↓↓↓
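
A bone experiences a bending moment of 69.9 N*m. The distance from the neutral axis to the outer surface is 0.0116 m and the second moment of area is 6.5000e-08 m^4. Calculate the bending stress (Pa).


sigma = M * c / I
sigma = 69.9 * 0.0116 / 6.5000e-08
M * c = 0.8108
sigma = 1.2474e+07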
↑↑↑
## Exercise directions
Write the whole listing out again. Keep every line exactly as it is.

## Completed exercise
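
A bone experiences a bending moment of 69.9 N*m. The distance from the neutral axis to the outer surface is 0.0116 m and the second moment of area is 6.5000e-08 m^4. Calculate the bending stress (Pa).


sigma = M * c / I
sigma = 69.9 * 0.0116 / 6.5000e-08
M * c = 0.8108
sigma = 1.2474e+07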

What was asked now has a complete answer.